- _WORK INSTRUCTIONS_
Every line below that holds "width" must be copied.

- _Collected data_

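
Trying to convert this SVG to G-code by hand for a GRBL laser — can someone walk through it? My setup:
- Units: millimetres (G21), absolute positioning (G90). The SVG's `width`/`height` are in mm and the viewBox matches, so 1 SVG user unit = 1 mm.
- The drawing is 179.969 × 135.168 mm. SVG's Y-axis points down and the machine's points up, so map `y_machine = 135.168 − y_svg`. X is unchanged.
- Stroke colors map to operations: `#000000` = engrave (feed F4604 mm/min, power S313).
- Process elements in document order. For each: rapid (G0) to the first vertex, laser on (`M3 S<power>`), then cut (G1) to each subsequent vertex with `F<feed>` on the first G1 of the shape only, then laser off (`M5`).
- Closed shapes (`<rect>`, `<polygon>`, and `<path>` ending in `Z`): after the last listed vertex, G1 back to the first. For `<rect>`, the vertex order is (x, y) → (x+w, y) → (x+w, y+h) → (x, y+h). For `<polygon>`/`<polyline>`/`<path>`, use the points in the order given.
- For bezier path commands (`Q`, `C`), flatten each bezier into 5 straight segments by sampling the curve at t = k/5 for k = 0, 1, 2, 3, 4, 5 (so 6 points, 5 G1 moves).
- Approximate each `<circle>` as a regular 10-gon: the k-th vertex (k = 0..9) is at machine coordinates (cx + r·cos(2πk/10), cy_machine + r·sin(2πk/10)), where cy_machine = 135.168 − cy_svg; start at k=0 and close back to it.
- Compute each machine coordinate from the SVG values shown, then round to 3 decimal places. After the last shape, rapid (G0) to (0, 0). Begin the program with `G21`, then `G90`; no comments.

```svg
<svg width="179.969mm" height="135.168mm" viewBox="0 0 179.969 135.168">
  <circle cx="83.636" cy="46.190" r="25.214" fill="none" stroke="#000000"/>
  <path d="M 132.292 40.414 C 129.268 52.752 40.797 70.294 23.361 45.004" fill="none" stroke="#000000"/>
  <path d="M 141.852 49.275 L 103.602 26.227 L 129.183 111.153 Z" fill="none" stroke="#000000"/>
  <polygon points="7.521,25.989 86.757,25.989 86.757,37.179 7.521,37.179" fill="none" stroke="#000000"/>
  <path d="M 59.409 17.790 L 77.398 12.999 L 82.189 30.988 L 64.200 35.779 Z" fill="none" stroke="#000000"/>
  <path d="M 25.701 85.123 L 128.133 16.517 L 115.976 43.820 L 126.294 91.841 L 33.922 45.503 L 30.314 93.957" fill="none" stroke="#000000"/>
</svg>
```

G21
G90
G0 X108.850 Y88.978
M3 S313
G1 X104.035 Y103.798 F4604
G1 X91.428 Y112.958
G1 X75.844 Y112.958
G1 X63.237 Y103.798
G1 X58.422 Y88.978
G1 X63.237 Y74.158
G1 X75.844 Y64.998
G1 X91.428 Y64.998
G1 X104.035 Y74.158
G1 X108.850 Y88.978
M5
G0 X132.292 Y94.754
M3 S313
G1 X121.476 Y87.111 F4604
G1 X97.663 Y80.525
G1 X68.366 Y77.301
G1 X41.095 Y79.746
G1 X23.361 Y90.164
M5
G0 X141.852 Y85.893
M3 S313
G1 X103.602 Y108.941 F4604
G1 X129.183 Y24.015
G1 X141.852 Y85.893
M5
G0 X7.521 Y109.179
M3 S313
G1 X86.757 Y109.179 F4604
G1 X86.757 Y97.989
G1 X7.521 Y97.989
G1 X7.521 Y109.179
M5
G0 X59.409 Y117.378
M3 S313
G1 X77.398 Y122.169 F4604
G1 X82.189 Y104.180
G1 X64.200 Y99.389
G1 X59.409 Y117.378
M5
G0 X25.701 Y50.045
M3 S313
G1 X128.133 Y118.651 F4604
G1 X115.976 Y91.348
G1 X126.294 Y43.327
G1 X33.922 Y89.665
G1 X30.314 Y41.211
M5
G0 X0.000 Y0.000

Since the viewBox matches the mm dimensions, user units are millimetres directly. The only transform is the Y-flip y_m = 135.168 − y_svg.

Shape 1 is a circle drawn with `<circle>`. Its stroke #000000 means engrave at S313, F4604. After flipping Y the toolpath is (108.850,88.978) → (104.035,103.798) → (91.428,112.958) → (75.844,112.958) → (63.237,103.798) → (58.422,88.978) → (63.237,74.158) → (75.844,64.998) → (91.428,64.998) → (104.035,74.158) → (108.850,88.978), returning to the start.

Shape 2 is a cubic bezier drawn with `<path>`. Its stroke #000000 means engrave at S313, F4604. After flipping Y the toolpath is (132.292,94.754) → (121.476,87.111) → (97.663,80.525) → (68.366,77.301) → (41.095,79.746) → (23.361,90.164).

Shape 3 is a closed polygon drawn with `<path>`. Its stroke #000000 means engrave at S313, F4604. After flipping Y the toolpath is (141.852,85.893) → (103.602,108.941) → (129.183,24.015) → (141.852,85.893), returning to the start.

Shape 4 is a rectangle drawn with `<polygon>`. Its stroke #000000 means engrave at S313, F4604. After flipping Y the toolpath is (7.521,109.179) → (86.757,109.179) → (86.757,97.989) → (7.521,97.989) → (7.521,109.179), returning to the start.

Shape 5 is a regular polygon drawn with `<path>`. Its stroke #000000 means engrave at S313, F4604. After flipping Y the toolpath is (59.409,117.378) → (77.398,122.169) → (82.189,104.180) → (64.200,99.389) → (59.409,117.378), returning to the start.

Shape 6 is a open polyline drawn with `<path>`. Its stroke #000000 means engrave at S313, F4604. After flipping Y the toolpath is (25.701,50.045) → (128.133,118.651) → (115.976,91.348) → (126.294,43.327) → (33.922,89.665) → (30.314,41.211).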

- _EXERCISE OUTPUT_
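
- Units: millimetres (G21), absolute positioning (G90). The SVG's `width`/`height` are in mm and the viewBox matches, so 1 SVG user unit = 1 mm.
<svg width="179.969mm" height="135.168mm" viewBox="0 0 179.969 135.168">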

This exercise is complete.